Activity - Print the records below word for word, beginning with the first line and ending once the line containing "(F_nv = 372 MPa)" is printed.

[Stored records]
*** Block opens ***
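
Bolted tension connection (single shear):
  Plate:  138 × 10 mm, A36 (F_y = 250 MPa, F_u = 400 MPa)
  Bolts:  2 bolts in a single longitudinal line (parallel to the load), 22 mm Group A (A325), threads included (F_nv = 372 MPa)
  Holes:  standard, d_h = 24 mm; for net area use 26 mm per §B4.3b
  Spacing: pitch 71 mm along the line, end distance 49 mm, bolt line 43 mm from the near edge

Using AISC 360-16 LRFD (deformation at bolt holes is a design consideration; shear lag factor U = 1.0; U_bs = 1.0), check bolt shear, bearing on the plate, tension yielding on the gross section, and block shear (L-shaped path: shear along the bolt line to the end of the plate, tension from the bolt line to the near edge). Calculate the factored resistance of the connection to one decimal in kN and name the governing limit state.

Bolt shear: A_b = π(22)²/4 = 380.13 mm². φR_n = 0.75 × 372 × 380.13 × 2 × 1 = 212.1 kN.
Bearing (10 mm plate, F_u = 400 MPa): end bolts L_c = 49 − 24/2 = 37, R_n = min(1.2×37×10×400, 2.4×22×10×400) = 177.6 kN/bolt; interior L_c = 71 − 24 = 47, R_n = 211.2 kN/bolt. φR_n = 0.75 × (1×177.6 + 1×211.2) = 291.6 kN.
Tension yield (gross): A_g = 138×10 = 1380 mm². φR_n = 0.90 × 250 × 1380 = 310.5 kN.
Block shear: shear path 1×[49+1×71] = 1×120 mm, A_gv = 1200, A_nv = 1×(120 − 1.5×26)×10 = 810 mm²; tension to near edge: (43 − 0.5×26)×10 = 300 mm². R_n = min(0.6×400×810, 0.6×250×1200) + 1.0×400×300 = min(194.4, 180) + 120 = 300 kN. φR_n = 0.75 × 300 = 225.0 kN.
Governing: min(212.1, 291.6, 310.5, 225.0) = 212.1 kN → bolt shear.

212.1 kN (bolt shear governs)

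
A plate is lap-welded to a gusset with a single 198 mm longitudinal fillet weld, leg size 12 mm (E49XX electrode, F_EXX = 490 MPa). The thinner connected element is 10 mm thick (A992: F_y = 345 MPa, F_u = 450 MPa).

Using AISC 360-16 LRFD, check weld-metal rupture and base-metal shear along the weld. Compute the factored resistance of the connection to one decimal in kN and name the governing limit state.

Weld metal: throat = 0.707×12 = 8.484 mm, L = 198 mm. φR_n = 0.75 × 0.6 × 490 × 8.484 × 198 = 370.4 kN.
Base metal shear (10 mm plate): yield φR_n = 1.0×0.6×345×10×198 = 409.9 kN; rupture φR_n = 0.75×0.6×450×10×198 = 401.0 kN; take 401.0 kN (rupture).
Governing: min(370.4, 401.0) = 370.4 kN → weld metal.

370.4 kN (weld metal governs)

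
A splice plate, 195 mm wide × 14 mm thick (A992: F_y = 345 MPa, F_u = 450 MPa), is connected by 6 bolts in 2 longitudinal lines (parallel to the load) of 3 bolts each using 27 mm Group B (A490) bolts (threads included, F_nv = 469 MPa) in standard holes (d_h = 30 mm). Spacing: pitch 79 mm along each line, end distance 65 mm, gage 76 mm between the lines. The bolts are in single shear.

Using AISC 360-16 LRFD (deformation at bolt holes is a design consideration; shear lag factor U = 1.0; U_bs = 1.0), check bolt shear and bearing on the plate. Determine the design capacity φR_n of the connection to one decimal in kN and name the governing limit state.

1208.4 kN (bolt shear governs)

Bolt shear: A_b = π(27)²/4 = 572.56 mm². φR_n = 0.75 × 469 × 572.56 × 6 × 1 = 1208.4 kN.
Bearing (14 mm plate, F_u = 450 MPa): end bolts L_c = 65 − 30/2 = 50, R_n = min(1.2×50×14×450, 2.4×27×14×450) = 378 kN/bolt; interior L_c = 79 − 30 = 49, R_n = 370.44 kN/bolt. φR_n = 0.75 × (2×378 + 4×370.44) = 1678.3 kN.
Governing: min(1208.4, 1678.3) = 1208.4 kN → bolt shear.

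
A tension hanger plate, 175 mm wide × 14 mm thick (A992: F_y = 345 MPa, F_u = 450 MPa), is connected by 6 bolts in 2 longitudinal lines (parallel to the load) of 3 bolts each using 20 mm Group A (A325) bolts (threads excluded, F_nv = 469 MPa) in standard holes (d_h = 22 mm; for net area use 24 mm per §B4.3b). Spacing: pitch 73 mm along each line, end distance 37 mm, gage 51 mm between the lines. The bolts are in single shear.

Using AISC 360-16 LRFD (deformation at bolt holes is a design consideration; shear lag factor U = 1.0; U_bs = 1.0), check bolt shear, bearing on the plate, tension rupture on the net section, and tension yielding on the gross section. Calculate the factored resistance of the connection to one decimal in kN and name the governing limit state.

600.1 kN (net-section rupture governs)

Bolt shear: A_b = π(20)²/4 = 314.16 mm². φR_n = 0.75 × 469 × 314.16 × 6 × 1 = 663.0 kN.
Bearing (14 mm plate, F_u = 450 MPa): end bolts L_c = 37 − 22/2 = 26, R_n = min(1.2×26×14×450, 2.4×20×14×450) = 196.56 kN/bolt; interior L_c = 73 − 22 = 51, R_n = 302.4 kN/bolt. φR_n = 0.75 × (2×196.56 + 4×302.4) = 1202.0 kN.
Tension rupture (net): A_n = (175 − 2×24)×14 = 1778 mm² (U = 1.0, A_e = A_n). φR_n = 0.75 × 450 × 1778 = 600.1 kN.
Tension yield (gross): A_g = 175×14 = 2450 mm². φR_n = 0.90 × 345 × 2450 = 760.7 kN.
Governing: min(663.0, 1202.0, 600.1, 760.7) = 600.1 kN → net-section rupture.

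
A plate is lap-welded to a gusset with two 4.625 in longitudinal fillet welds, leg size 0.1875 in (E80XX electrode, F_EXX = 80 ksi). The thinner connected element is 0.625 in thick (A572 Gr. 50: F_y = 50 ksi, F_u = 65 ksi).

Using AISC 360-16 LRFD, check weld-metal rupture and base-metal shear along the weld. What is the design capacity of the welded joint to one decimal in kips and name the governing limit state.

Weld metal: throat = 0.707×0.1875 = 0.13256 in, L = 2×4.625 = 9.25 in. φR_n = 0.75 × 0.6 × 80 × 0.13256 × 9.25 = 44.1 kips.
Base metal shear (0.625 in plate): yield φR_n = 1.0×0.6×50×0.625×9.25 = 173.4 kips; rupture φR_n = 0.75×0.6×65×0.625×9.25 = 169.1 kips; take 169.1 kips (rupture).
Governing: min(44.1, 169.1) = 44.1 kips → weld metal.

44.1 kips (weld metal governs)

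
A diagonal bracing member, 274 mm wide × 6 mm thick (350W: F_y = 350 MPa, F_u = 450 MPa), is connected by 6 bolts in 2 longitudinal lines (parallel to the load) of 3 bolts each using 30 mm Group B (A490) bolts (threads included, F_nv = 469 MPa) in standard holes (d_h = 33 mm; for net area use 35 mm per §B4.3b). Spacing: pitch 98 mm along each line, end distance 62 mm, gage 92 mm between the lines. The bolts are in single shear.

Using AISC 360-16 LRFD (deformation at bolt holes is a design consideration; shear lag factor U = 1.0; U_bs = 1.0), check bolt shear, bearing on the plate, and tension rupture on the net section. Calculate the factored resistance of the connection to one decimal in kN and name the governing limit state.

Bolt shear: A_b = π(30)²/4 = 706.86 mm². φR_n = 0.75 × 469 × 706.86 × 6 × 1 = 1491.8 kN.
Bearing (6 mm plate, F_u = 450 MPa): end bolts L_c = 62 − 33/2 = 45.5, R_n = min(1.2×45.5×6×450, 2.4×30×6×450) = 147.42 kN/bolt; interior L_c = 98 − 33 = 65, R_n = 194.4 kN/bolt. φR_n = 0.75 × (2×147.42 + 4×194.4) = 804.3 kN.
Tension rupture (net): A_n = (274 − 2×35)×6 = 1224 mm² (U = 1.0, A_e = A_n). φR_n = 0.75 × 450 × 1224 = 413.1 kN.
Governing: min(1491.8, 804.3, 413.1) = 413.1 kN → net-section rupture.

413.1 kN (net-section rupture governs)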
*** Block closes ***
Result of this task -
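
Bolted tension connection (single shear):
  Plate:  138 × 10 mm, A36 (F_y = 250 MPa, F_u = 400 MPa)
  Bolts:  2 bolts in a single longitudinal line (parallel to the load), 22 mm Group A (A325), threads included (F_nv = 372 MPa)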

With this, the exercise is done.